# WHAT IS REQUIRED
The lines to copy are those holding the string "figures" in the entries below.

(Dataset entries)
########################################
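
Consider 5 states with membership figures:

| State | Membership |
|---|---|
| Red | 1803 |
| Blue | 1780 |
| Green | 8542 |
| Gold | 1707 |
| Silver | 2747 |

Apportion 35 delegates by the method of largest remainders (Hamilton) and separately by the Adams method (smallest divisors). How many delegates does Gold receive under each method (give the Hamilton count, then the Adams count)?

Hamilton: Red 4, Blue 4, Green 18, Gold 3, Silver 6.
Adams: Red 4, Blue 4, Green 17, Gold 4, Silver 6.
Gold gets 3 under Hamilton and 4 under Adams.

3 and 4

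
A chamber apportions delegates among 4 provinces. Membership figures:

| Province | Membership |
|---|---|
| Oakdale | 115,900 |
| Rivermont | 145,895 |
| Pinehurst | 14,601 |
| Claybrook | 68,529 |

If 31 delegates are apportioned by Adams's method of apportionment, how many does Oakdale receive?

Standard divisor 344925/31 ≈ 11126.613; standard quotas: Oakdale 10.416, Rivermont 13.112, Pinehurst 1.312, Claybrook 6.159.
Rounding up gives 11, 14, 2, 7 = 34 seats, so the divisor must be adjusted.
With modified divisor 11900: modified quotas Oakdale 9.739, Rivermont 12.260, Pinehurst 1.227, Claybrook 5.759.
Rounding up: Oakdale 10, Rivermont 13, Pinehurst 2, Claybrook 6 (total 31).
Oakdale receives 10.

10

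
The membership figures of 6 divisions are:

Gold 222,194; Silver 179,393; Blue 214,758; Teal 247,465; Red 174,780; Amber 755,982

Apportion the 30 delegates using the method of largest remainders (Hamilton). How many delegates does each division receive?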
########################################
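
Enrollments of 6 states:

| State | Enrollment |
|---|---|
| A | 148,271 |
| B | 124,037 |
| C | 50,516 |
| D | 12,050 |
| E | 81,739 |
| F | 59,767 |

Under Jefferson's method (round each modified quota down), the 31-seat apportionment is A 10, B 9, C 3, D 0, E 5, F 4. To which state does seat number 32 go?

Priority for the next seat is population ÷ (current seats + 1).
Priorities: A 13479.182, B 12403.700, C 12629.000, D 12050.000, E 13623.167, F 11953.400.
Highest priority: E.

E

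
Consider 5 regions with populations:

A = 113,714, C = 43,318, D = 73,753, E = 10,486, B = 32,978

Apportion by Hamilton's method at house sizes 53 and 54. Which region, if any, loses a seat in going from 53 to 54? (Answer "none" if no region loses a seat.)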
########################################
# RESPONSE BOX
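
Consider 5 states with membership figures:
A chamber apportions delegates among 4 provinces. Membership figures:
The membership figures of 6 divisions are: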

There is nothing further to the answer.